• Aim of the task
From the first line of the entries below, reproduce everything exactly through the line with "t5(L=7,C=6), t6(L=8,C=4), t7(L=7,C=3)", and nothing more.

*** Data to examine Section Begins ***

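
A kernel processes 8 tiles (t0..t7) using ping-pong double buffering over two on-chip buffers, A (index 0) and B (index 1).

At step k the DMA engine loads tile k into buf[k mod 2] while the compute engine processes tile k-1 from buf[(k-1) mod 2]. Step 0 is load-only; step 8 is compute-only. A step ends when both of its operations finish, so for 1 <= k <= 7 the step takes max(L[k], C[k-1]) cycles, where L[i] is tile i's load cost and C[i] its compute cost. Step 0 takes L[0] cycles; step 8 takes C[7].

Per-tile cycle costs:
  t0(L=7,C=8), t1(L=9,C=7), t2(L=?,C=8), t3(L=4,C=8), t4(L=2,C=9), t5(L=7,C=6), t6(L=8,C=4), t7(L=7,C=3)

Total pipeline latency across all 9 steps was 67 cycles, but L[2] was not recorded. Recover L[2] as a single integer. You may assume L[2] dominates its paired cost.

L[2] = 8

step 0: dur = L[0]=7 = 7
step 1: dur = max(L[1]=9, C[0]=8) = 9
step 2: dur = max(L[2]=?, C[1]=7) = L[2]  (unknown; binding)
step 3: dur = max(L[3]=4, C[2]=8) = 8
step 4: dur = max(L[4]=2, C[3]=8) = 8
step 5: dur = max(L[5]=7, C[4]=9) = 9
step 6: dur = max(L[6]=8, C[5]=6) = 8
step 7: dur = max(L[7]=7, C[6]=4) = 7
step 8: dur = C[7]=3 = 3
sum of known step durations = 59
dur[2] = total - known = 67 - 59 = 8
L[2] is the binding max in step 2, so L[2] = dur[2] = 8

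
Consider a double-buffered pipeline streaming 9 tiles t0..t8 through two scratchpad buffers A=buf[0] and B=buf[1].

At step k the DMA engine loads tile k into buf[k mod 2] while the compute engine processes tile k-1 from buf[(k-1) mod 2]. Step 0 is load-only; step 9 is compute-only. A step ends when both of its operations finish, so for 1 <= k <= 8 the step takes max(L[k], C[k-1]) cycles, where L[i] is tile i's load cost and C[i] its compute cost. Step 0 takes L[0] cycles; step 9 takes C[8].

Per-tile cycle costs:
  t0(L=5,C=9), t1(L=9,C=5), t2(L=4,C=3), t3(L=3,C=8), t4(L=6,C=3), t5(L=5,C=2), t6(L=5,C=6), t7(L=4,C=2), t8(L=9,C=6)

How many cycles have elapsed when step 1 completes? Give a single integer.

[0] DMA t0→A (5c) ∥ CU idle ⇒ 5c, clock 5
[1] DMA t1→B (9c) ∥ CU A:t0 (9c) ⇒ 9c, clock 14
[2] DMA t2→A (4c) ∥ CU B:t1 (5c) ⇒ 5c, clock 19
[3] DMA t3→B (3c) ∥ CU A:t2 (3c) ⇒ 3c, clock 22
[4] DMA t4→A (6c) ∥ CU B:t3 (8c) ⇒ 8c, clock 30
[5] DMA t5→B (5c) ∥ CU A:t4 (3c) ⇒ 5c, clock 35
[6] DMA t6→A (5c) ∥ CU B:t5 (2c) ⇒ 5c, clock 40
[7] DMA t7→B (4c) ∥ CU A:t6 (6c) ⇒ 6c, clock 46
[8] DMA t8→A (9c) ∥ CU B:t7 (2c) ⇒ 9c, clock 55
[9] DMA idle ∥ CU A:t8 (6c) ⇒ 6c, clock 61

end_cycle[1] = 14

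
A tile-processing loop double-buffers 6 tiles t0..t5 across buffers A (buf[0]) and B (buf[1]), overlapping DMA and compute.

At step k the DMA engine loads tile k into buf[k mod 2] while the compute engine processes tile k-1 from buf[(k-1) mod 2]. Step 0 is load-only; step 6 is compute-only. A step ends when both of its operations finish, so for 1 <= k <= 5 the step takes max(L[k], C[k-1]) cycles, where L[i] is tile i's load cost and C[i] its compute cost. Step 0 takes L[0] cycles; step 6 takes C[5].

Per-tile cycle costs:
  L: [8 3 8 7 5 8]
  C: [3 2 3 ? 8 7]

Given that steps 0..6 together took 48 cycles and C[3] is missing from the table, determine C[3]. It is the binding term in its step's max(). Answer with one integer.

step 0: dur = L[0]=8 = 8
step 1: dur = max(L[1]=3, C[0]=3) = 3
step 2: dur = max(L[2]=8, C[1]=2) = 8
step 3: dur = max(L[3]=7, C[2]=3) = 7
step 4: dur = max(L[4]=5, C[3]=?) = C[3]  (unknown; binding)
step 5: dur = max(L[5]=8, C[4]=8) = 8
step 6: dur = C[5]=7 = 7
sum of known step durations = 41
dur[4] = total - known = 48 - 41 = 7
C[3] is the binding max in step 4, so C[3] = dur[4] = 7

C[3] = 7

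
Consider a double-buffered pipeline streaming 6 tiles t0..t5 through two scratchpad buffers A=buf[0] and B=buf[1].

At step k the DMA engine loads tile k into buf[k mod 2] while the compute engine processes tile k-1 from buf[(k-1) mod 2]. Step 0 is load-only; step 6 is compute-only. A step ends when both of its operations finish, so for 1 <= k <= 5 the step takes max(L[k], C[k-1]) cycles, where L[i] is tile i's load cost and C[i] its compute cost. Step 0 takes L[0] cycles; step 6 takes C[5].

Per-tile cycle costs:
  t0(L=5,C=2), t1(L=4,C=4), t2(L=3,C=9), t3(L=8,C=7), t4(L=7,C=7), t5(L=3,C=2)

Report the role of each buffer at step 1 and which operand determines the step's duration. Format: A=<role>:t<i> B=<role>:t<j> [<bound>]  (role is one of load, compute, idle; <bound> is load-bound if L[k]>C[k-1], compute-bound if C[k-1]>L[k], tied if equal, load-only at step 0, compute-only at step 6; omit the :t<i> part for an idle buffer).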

*** Data to examine Section Ends ***

• Answer space
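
A kernel processes 8 tiles (t0..t7) using ping-pong double buffering over two on-chip buffers, A (index 0) and B (index 1).

At step k the DMA engine loads tile k into buf[k mod 2] while the compute engine processes tile k-1 from buf[(k-1) mod 2]. Step 0 is load-only; step 8 is compute-only. A step ends when both of its operations finish, so for 1 <= k <= 7 the step takes max(L[k], C[k-1]) cycles, where L[i] is tile i's load cost and C[i] its compute cost. Step 0 takes L[0] cycles; step 8 takes C[7].

Per-tile cycle costs:
  t0(L=7,C=8), t1(L=9,C=7), t2(L=?,C=8), t3(L=4,C=8), t4(L=2,C=9), t5(L=7,C=6), t6(L=8,C=4), t7(L=7,C=3)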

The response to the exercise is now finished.